BEGIN

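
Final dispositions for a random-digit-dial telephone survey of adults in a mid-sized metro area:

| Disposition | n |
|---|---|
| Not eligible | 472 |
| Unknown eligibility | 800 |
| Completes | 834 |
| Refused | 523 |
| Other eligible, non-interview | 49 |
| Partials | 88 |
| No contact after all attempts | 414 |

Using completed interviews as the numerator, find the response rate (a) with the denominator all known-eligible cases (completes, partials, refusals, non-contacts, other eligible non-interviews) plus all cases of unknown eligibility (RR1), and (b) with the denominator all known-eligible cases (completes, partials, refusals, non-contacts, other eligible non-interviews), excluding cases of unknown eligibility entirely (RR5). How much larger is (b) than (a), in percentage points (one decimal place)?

Num: 834
Base: 834 + 88 + 523 + 414 + 49 + 800 = 2708
RR1 = 834 / 2708 = 0.3080
Base: 834 + 88 + 523 + 414 + 49 = 1908
RR5 = 834 / 1908 = 0.4371
Difference = 43.71 − 30.80 = 12.91 percentage points

12.9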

END

TASK TO COMPLETE – Would you quote everything above from the line containing "Disposition | n |" down to the line containing "attempts | 414 |"? Include both of those lines and nothing else.

SOLUTION BELOW –
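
| Disposition | n |
|---|---|
| Not eligible | 472 |
| Unknown eligibility | 800 |
| Completes | 834 |
| Refused | 523 |
| Other eligible, non-interview | 49 |
| Partials | 88 |
| No contact after all attempts | 414 |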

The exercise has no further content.